* Data provided *
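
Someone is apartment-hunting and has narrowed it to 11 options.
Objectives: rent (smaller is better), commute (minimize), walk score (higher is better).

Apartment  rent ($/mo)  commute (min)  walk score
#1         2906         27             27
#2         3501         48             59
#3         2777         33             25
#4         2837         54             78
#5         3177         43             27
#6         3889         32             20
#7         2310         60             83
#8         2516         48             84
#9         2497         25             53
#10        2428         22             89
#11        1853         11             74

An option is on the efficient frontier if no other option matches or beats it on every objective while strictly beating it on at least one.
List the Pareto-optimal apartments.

#1: dominated by #9 (rent 2497≤2906, commute 25≤27, walk score 53≥27).
#2: dominated by #8 (rent 2516≤3501, commute 48≤48, walk score 84≥59).
#3: dominated by #9 (rent 2497≤2777, commute 25≤33, walk score 53≥25).
#4: dominated by #8 (rent 2516≤2837, commute 48≤54, walk score 84≥78).
#5: dominated by #1 (rent 2906≤3177, commute 27≤43, walk score 27≥27).
#6: dominated by #1 (rent 2906≤3889, commute 27≤32, walk score 27≥20).
#7: not dominated.
#8: dominated by #10 (rent 2428≤2516, commute 22≤48, walk score 89≥84).
#9: dominated by #10 (rent 2428≤2497, commute 22≤25, walk score 89≥53).
#10: not dominated (best walk score).
#11: not dominated (best rent).

#7, #10, #11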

* What the exercise asks *
Could you output the records in full, exactly as written?

* Task response *
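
Someone is apartment-hunting and has narrowed it to 11 options.
Objectives: rent (smaller is better), commute (minimize), walk score (higher is better).

Apartment  rent ($/mo)  commute (min)  walk score
#1         2906         27             27
#2         3501         48             59
#3         2777         33             25
#4         2837         54             78
#5         3177         43             27
#6         3889         32             20
#7         2310         60             83
#8         2516         48             84
#9         2497         25             53
#10        2428         22             89
#11        1853         11             74

An option is on the efficient frontier if no other option matches or beats it on every objective while strictly beating it on at least one.
List the Pareto-optimal apartments.

#1: dominated by #9 (rent 2497≤2906, commute 25≤27, walk score 53≥27).
#2: dominated by #8 (rent 2516≤3501, commute 48≤48, walk score 84≥59).
#3: dominated by #9 (rent 2497≤2777, commute 25≤33, walk score 53≥25).
#4: dominated by #8 (rent 2516≤2837, commute 48≤54, walk score 84≥78).
#5: dominated by #1 (rent 2906≤3177, commute 27≤43, walk score 27≥27).
#6: dominated by #1 (rent 2906≤3889, commute 27≤32, walk score 27≥20).
#7: not dominated.
#8: dominated by #10 (rent 2428≤2516, commute 22≤48, walk score 89≥84).
#9: dominated by #10 (rent 2428≤2497, commute 22≤25, walk score 89≥53).
#10: not dominated (best walk score).
#11: not dominated (best rent).

#7, #10, #11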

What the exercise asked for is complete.